**HOW TO COMPLETE THIS TASK**. Reproduce every entry exactly, without alteration.

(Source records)
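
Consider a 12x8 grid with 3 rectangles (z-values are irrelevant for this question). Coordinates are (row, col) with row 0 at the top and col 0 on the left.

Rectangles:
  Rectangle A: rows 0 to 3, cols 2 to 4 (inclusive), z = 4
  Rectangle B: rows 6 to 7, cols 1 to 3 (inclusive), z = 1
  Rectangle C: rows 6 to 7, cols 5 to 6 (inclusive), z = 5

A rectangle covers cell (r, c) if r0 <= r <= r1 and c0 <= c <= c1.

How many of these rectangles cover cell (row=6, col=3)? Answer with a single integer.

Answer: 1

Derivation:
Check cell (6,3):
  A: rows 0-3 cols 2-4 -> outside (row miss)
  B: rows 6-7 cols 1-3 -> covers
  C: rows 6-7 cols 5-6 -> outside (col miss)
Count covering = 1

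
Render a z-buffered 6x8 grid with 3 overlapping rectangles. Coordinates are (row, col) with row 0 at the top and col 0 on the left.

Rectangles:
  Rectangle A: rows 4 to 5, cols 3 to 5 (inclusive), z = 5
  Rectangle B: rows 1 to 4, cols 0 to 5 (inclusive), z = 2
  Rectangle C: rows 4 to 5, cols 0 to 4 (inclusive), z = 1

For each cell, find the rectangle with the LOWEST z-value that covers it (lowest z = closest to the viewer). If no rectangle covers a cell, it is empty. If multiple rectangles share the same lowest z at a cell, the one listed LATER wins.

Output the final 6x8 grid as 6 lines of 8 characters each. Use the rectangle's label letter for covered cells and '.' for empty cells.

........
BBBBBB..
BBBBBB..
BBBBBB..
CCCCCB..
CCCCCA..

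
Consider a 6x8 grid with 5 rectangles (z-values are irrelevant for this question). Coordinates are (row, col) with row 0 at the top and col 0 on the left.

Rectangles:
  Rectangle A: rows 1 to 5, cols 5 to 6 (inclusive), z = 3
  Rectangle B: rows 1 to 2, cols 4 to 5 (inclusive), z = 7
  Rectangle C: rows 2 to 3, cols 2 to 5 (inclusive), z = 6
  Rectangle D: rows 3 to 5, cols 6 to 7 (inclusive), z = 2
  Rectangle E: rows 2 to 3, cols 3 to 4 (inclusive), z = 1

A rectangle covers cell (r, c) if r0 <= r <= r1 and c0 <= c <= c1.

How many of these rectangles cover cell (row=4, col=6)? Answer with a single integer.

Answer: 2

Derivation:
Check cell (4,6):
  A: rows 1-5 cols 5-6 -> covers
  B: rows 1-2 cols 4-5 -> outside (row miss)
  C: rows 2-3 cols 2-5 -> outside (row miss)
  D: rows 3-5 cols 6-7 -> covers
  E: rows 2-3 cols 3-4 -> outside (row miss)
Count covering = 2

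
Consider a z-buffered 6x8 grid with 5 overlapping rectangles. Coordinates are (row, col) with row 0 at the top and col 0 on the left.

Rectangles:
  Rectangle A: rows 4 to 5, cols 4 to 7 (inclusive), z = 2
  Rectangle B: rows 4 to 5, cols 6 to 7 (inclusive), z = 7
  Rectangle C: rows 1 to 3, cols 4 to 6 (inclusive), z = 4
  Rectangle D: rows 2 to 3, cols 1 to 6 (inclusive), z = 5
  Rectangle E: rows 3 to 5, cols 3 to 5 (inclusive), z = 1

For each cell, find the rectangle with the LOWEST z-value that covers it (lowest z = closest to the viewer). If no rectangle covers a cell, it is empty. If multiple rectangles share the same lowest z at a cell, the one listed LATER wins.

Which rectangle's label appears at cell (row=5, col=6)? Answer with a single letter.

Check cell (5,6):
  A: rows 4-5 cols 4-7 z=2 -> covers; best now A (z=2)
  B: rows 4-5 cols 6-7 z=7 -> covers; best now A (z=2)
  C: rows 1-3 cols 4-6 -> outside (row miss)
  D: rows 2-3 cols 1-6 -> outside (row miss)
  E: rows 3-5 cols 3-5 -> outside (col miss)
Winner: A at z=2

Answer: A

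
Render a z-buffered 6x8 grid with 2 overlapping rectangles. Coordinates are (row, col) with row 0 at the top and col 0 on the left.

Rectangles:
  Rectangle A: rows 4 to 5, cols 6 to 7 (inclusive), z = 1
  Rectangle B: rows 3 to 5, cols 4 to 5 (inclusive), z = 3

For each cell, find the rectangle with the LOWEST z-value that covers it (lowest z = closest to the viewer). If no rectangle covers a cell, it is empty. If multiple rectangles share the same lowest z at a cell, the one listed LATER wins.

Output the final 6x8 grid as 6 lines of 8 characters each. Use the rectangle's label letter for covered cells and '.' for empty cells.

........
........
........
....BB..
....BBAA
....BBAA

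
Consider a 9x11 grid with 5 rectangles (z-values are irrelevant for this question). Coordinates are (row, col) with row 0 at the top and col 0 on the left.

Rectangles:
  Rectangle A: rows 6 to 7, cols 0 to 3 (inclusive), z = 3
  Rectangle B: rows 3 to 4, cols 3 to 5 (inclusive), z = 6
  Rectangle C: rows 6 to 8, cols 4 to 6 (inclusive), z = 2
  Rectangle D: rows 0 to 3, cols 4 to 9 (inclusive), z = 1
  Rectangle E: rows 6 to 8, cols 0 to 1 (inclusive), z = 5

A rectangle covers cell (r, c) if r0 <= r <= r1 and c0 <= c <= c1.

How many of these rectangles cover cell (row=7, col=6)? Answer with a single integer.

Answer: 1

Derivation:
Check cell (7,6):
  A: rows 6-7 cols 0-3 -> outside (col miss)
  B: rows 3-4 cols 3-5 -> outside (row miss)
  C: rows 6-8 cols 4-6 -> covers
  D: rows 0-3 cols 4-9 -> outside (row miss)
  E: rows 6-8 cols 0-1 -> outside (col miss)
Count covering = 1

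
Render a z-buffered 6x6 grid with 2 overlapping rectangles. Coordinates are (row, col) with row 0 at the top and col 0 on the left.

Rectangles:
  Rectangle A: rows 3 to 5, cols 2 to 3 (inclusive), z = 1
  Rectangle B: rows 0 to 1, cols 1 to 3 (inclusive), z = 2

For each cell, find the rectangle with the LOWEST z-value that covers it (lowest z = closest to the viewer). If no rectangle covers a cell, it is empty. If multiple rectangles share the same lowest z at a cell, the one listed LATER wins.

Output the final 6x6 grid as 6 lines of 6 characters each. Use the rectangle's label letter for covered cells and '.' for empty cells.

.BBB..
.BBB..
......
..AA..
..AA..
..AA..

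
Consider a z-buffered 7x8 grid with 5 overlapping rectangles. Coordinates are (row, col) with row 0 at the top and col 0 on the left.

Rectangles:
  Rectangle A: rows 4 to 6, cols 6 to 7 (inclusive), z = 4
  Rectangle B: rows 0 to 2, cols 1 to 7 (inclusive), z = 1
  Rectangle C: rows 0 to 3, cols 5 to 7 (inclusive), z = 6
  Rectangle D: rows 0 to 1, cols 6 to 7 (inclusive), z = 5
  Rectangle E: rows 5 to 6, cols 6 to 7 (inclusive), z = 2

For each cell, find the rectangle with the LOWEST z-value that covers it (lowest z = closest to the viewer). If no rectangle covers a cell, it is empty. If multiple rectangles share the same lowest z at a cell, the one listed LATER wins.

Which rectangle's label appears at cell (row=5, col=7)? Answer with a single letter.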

**EXPECTED OUTPUT**.
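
Consider a 12x8 grid with 3 rectangles (z-values are irrelevant for this question). Coordinates are (row, col) with row 0 at the top and col 0 on the left.

Rectangles:
  Rectangle A: rows 0 to 3, cols 2 to 4 (inclusive), z = 4
  Rectangle B: rows 6 to 7, cols 1 to 3 (inclusive), z = 1
  Rectangle C: rows 6 to 7, cols 5 to 6 (inclusive), z = 5

A rectangle covers cell (r, c) if r0 <= r <= r1 and c0 <= c <= c1.

How many of these rectangles cover cell (row=6, col=3)? Answer with a single integer.

Answer: 1

Derivation:
Check cell (6,3):
  A: rows 0-3 cols 2-4 -> outside (row miss)
  B: rows 6-7 cols 1-3 -> covers
  C: rows 6-7 cols 5-6 -> outside (col miss)
Count covering = 1

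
Render a z-buffered 6x8 grid with 3 overlapping rectangles. Coordinates are (row, col) with row 0 at the top and col 0 on the left.

Rectangles:
  Rectangle A: rows 4 to 5, cols 3 to 5 (inclusive), z = 5
  Rectangle B: rows 1 to 4, cols 0 to 5 (inclusive), z = 2
  Rectangle C: rows 4 to 5, cols 0 to 4 (inclusive), z = 1

For each cell, find the rectangle with the LOWEST z-value that covers it (lowest z = closest to the viewer). If no rectangle covers a cell, it is empty. If multiple rectangles share the same lowest z at a cell, the one listed LATER wins.

Output the final 6x8 grid as 6 lines of 8 characters each. Use the rectangle's label letter for covered cells and '.' for empty cells.

........
BBBBBB..
BBBBBB..
BBBBBB..
CCCCCB..
CCCCCA..

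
Consider a 6x8 grid with 5 rectangles (z-values are irrelevant for this question). Coordinates are (row, col) with row 0 at the top and col 0 on the left.

Rectangles:
  Rectangle A: rows 1 to 5, cols 5 to 6 (inclusive), z = 3
  Rectangle B: rows 1 to 2, cols 4 to 5 (inclusive), z = 7
  Rectangle C: rows 2 to 3, cols 2 to 5 (inclusive), z = 6
  Rectangle D: rows 3 to 5, cols 6 to 7 (inclusive), z = 2
  Rectangle E: rows 2 to 3, cols 3 to 4 (inclusive), z = 1

A rectangle covers cell (r, c) if r0 <= r <= r1 and c0 <= c <= c1.

How many of these rectangles cover cell (row=4, col=6)? Answer with a single integer.

Answer: 2

Derivation:
Check cell (4,6):
  A: rows 1-5 cols 5-6 -> covers
  B: rows 1-2 cols 4-5 -> outside (row miss)
  C: rows 2-3 cols 2-5 -> outside (row miss)
  D: rows 3-5 cols 6-7 -> covers
  E: rows 2-3 cols 3-4 -> outside (row miss)
Count covering = 2

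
Consider a z-buffered 6x8 grid with 5 overlapping rectangles. Coordinates are (row, col) with row 0 at the top and col 0 on the left.

Rectangles:
  Rectangle A: rows 4 to 5, cols 4 to 7 (inclusive), z = 2
  Rectangle B: rows 4 to 5, cols 6 to 7 (inclusive), z = 7
  Rectangle C: rows 1 to 3, cols 4 to 6 (inclusive), z = 4
  Rectangle D: rows 2 to 3, cols 1 to 6 (inclusive), z = 5
  Rectangle E: rows 3 to 5, cols 3 to 5 (inclusive), z = 1

For each cell, find the rectangle with the LOWEST z-value that covers it (lowest z = closest to the viewer). If no rectangle covers a cell, it is empty. If multiple rectangles share the same lowest z at a cell, the one listed LATER wins.

Which rectangle's label appears at cell (row=5, col=6)? Answer with a single letter.

Check cell (5,6):
  A: rows 4-5 cols 4-7 z=2 -> covers; best now A (z=2)
  B: rows 4-5 cols 6-7 z=7 -> covers; best now A (z=2)
  C: rows 1-3 cols 4-6 -> outside (row miss)
  D: rows 2-3 cols 1-6 -> outside (row miss)
  E: rows 3-5 cols 3-5 -> outside (col miss)
Winner: A at z=2

Answer: A

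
Render a z-buffered 6x8 grid with 2 overlapping rectangles. Coordinates are (row, col) with row 0 at the top and col 0 on the left.

Rectangles:
  Rectangle A: rows 4 to 5, cols 6 to 7 (inclusive), z = 1
  Rectangle B: rows 3 to 5, cols 4 to 5 (inclusive), z = 3

For each cell, find the rectangle with the LOWEST z-value that covers it (lowest z = closest to the viewer). If no rectangle covers a cell, it is empty. If multiple rectangles share the same lowest z at a cell, the one listed LATER wins.

Output the final 6x8 grid as 6 lines of 8 characters each. Use the rectangle's label letter for covered cells and '.' for empty cells.

........
........
........
....BB..
....BBAA
....BBAA

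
Consider a 9x11 grid with 5 rectangles (z-values are irrelevant for this question). Coordinates are (row, col) with row 0 at the top and col 0 on the left.

Rectangles:
  Rectangle A: rows 6 to 7, cols 0 to 3 (inclusive), z = 3
  Rectangle B: rows 3 to 4, cols 3 to 5 (inclusive), z = 6
  Rectangle C: rows 6 to 8, cols 4 to 6 (inclusive), z = 2
  Rectangle D: rows 0 to 3, cols 4 to 9 (inclusive), z = 1
  Rectangle E: rows 6 to 8, cols 0 to 1 (inclusive), z = 5

A rectangle covers cell (r, c) if r0 <= r <= r1 and c0 <= c <= c1.

How many of these rectangles cover cell (row=7, col=6)? Answer with a single integer.

Answer: 1

Derivation:
Check cell (7,6):
  A: rows 6-7 cols 0-3 -> outside (col miss)
  B: rows 3-4 cols 3-5 -> outside (row miss)
  C: rows 6-8 cols 4-6 -> covers
  D: rows 0-3 cols 4-9 -> outside (row miss)
  E: rows 6-8 cols 0-1 -> outside (col miss)
Count covering = 1

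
Render a z-buffered 6x6 grid with 2 overlapping rectangles. Coordinates are (row, col) with row 0 at the top and col 0 on the left.

Rectangles:
  Rectangle A: rows 3 to 5, cols 2 to 3 (inclusive), z = 1
  Rectangle B: rows 0 to 1, cols 1 to 3 (inclusive), z = 2

For each cell, find the rectangle with the LOWEST z-value that covers it (lowest z = closest to the viewer). If no rectangle covers a cell, it is empty. If multiple rectangles share the same lowest z at a cell, the one listed LATER wins.

Output the final 6x6 grid as 6 lines of 6 characters each. Use the rectangle's label letter for covered cells and '.' for empty cells.

.BBB..
.BBB..
......
..AA..
..AA..
..AA..

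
Consider a z-buffered 7x8 grid with 5 overlapping rectangles. Coordinates are (row, col) with row 0 at the top and col 0 on the left.

Rectangles:
  Rectangle A: rows 4 to 6, cols 6 to 7 (inclusive), z = 4
  Rectangle B: rows 0 to 2, cols 1 to 7 (inclusive), z = 1
  Rectangle C: rows 0 to 3, cols 5 to 7 (inclusive), z = 6
  Rectangle D: rows 0 to 1, cols 6 to 7 (inclusive), z = 5
  Rectangle E: rows 5 to 6, cols 6 to 7 (inclusive), z = 2

For each cell, find the rectangle with the LOWEST z-value that covers it (lowest z = closest to the viewer). If no rectangle covers a cell, it is empty. If multiple rectangles share the same lowest z at a cell, the one listed LATER wins.

Which rectangle's label appears at cell (row=5, col=7)? Answer with a single letter.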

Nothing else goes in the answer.